[Exercise data]
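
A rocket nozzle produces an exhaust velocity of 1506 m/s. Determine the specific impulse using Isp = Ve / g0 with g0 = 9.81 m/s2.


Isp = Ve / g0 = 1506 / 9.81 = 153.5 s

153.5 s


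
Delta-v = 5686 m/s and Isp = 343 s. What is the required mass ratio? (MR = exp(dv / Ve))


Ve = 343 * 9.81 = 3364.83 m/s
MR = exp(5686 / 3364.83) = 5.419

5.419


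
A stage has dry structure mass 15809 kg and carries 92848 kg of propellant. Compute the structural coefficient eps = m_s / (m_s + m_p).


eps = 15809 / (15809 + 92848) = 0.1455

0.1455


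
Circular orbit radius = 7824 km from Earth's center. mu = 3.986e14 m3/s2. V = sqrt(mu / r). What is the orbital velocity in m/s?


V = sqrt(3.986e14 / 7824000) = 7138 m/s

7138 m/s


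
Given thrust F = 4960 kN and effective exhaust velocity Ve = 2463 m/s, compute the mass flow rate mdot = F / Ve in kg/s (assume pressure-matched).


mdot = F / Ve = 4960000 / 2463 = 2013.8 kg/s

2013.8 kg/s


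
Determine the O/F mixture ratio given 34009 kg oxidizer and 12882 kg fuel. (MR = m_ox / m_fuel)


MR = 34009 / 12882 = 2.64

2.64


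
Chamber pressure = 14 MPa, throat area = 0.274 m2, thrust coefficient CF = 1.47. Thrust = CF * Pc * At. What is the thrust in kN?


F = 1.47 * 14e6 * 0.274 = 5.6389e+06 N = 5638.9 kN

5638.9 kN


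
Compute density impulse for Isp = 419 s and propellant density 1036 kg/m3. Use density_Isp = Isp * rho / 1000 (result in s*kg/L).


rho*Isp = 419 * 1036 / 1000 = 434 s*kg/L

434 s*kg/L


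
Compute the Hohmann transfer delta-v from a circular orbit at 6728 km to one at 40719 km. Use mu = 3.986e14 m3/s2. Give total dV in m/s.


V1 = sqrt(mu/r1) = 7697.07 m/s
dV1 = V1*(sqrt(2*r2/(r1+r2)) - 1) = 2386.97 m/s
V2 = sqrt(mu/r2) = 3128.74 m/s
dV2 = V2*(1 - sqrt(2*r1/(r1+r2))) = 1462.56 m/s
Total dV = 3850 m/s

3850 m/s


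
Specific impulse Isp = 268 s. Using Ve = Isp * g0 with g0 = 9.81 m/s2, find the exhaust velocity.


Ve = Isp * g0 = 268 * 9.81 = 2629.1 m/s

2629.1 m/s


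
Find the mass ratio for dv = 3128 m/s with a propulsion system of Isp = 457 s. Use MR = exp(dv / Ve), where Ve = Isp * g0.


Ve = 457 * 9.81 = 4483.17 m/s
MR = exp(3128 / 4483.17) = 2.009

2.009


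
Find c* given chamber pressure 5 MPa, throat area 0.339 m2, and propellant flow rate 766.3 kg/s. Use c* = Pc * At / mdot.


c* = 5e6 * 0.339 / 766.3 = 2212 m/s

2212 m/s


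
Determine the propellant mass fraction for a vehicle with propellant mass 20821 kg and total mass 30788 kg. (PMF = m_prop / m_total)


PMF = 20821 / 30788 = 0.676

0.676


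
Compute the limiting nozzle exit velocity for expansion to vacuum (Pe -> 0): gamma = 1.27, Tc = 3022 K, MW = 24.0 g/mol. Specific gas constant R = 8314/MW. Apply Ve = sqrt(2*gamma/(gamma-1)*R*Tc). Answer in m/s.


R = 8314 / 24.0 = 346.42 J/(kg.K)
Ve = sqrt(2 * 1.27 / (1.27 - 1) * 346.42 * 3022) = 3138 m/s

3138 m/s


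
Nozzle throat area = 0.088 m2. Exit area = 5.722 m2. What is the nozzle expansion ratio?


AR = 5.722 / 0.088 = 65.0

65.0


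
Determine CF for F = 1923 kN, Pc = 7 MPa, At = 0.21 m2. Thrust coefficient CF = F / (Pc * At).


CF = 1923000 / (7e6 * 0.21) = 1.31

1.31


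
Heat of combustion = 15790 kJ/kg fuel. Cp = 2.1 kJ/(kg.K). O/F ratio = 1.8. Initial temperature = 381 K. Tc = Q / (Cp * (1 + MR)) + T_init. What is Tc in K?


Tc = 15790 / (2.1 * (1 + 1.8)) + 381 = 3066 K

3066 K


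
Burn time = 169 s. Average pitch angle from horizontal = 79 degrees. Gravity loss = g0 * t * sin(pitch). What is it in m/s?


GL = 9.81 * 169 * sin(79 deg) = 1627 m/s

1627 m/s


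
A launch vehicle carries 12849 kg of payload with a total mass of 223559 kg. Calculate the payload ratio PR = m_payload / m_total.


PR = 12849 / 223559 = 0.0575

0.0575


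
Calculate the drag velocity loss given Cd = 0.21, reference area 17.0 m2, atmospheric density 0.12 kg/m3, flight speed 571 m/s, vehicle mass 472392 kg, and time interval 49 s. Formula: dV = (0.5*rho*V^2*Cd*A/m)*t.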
[/Exercise data]
Problem requirements: Nothing should be dropped. Retype each line above as it is.

Result of the exercise:
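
A rocket nozzle produces an exhaust velocity of 1506 m/s. Determine the specific impulse using Isp = Ve / g0 with g0 = 9.81 m/s2.


Isp = Ve / g0 = 1506 / 9.81 = 153.5 s

153.5 s


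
Delta-v = 5686 m/s and Isp = 343 s. What is the required mass ratio? (MR = exp(dv / Ve))


Ve = 343 * 9.81 = 3364.83 m/s
MR = exp(5686 / 3364.83) = 5.419

5.419


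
A stage has dry structure mass 15809 kg and carries 92848 kg of propellant. Compute the structural coefficient eps = m_s / (m_s + m_p).


eps = 15809 / (15809 + 92848) = 0.1455

0.1455


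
Circular orbit radius = 7824 km from Earth's center. mu = 3.986e14 m3/s2. V = sqrt(mu / r). What is the orbital velocity in m/s?


V = sqrt(3.986e14 / 7824000) = 7138 m/s

7138 m/s


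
Given thrust F = 4960 kN and effective exhaust velocity Ve = 2463 m/s, compute the mass flow rate mdot = F / Ve in kg/s (assume pressure-matched).


mdot = F / Ve = 4960000 / 2463 = 2013.8 kg/s

2013.8 kg/s


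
Determine the O/F mixture ratio given 34009 kg oxidizer and 12882 kg fuel. (MR = m_ox / m_fuel)


MR = 34009 / 12882 = 2.64

2.64


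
Chamber pressure = 14 MPa, throat area = 0.274 m2, thrust coefficient CF = 1.47. Thrust = CF * Pc * At. What is the thrust in kN?


F = 1.47 * 14e6 * 0.274 = 5.6389e+06 N = 5638.9 kN

5638.9 kN


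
Compute density impulse for Isp = 419 s and propellant density 1036 kg/m3. Use density_Isp = Isp * rho / 1000 (result in s*kg/L).


rho*Isp = 419 * 1036 / 1000 = 434 s*kg/L

434 s*kg/L


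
Compute the Hohmann transfer delta-v from a circular orbit at 6728 km to one at 40719 km. Use mu = 3.986e14 m3/s2. Give total dV in m/s.


V1 = sqrt(mu/r1) = 7697.07 m/s
dV1 = V1*(sqrt(2*r2/(r1+r2)) - 1) = 2386.97 m/s
V2 = sqrt(mu/r2) = 3128.74 m/s
dV2 = V2*(1 - sqrt(2*r1/(r1+r2))) = 1462.56 m/s
Total dV = 3850 m/s

3850 m/s


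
Specific impulse Isp = 268 s. Using Ve = Isp * g0 with g0 = 9.81 m/s2, find the exhaust velocity.


Ve = Isp * g0 = 268 * 9.81 = 2629.1 m/s

2629.1 m/s


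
Find the mass ratio for dv = 3128 m/s with a propulsion system of Isp = 457 s. Use MR = exp(dv / Ve), where Ve = Isp * g0.


Ve = 457 * 9.81 = 4483.17 m/s
MR = exp(3128 / 4483.17) = 2.009

2.009


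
Find c* given chamber pressure 5 MPa, throat area 0.339 m2, and propellant flow rate 766.3 kg/s. Use c* = Pc * At / mdot.


c* = 5e6 * 0.339 / 766.3 = 2212 m/s

2212 m/s


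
Determine the propellant mass fraction for a vehicle with propellant mass 20821 kg and total mass 30788 kg. (PMF = m_prop / m_total)


PMF = 20821 / 30788 = 0.676

0.676


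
Compute the limiting nozzle exit velocity for expansion to vacuum (Pe -> 0): gamma = 1.27, Tc = 3022 K, MW = 24.0 g/mol. Specific gas constant R = 8314/MW. Apply Ve = sqrt(2*gamma/(gamma-1)*R*Tc). Answer in m/s.


R = 8314 / 24.0 = 346.42 J/(kg.K)
Ve = sqrt(2 * 1.27 / (1.27 - 1) * 346.42 * 3022) = 3138 m/s

3138 m/s


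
Nozzle throat area = 0.088 m2. Exit area = 5.722 m2. What is the nozzle expansion ratio?


AR = 5.722 / 0.088 = 65.0

65.0


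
Determine CF for F = 1923 kN, Pc = 7 MPa, At = 0.21 m2. Thrust coefficient CF = F / (Pc * At).


CF = 1923000 / (7e6 * 0.21) = 1.31

1.31


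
Heat of combustion = 15790 kJ/kg fuel. Cp = 2.1 kJ/(kg.K). O/F ratio = 1.8. Initial temperature = 381 K. Tc = Q / (Cp * (1 + MR)) + T_init. What is Tc in K?


Tc = 15790 / (2.1 * (1 + 1.8)) + 381 = 3066 K

3066 K


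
Burn time = 169 s. Average pitch angle from horizontal = 79 degrees. Gravity loss = g0 * t * sin(pitch). What is it in m/s?


GL = 9.81 * 169 * sin(79 deg) = 1627 m/s

1627 m/s


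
A launch vehicle carries 12849 kg of payload with a total mass of 223559 kg. Calculate the payload ratio PR = m_payload / m_total.


PR = 12849 / 223559 = 0.0575

0.0575


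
Calculate the drag velocity loss given Cd = 0.21, reference area 17.0 m2, atmospheric density 0.12 kg/m3, flight speed 571 m/s, vehicle mass 472392 kg, and time interval 49 s. Formula: dV = (0.5*rho*V^2*Cd*A/m)*t.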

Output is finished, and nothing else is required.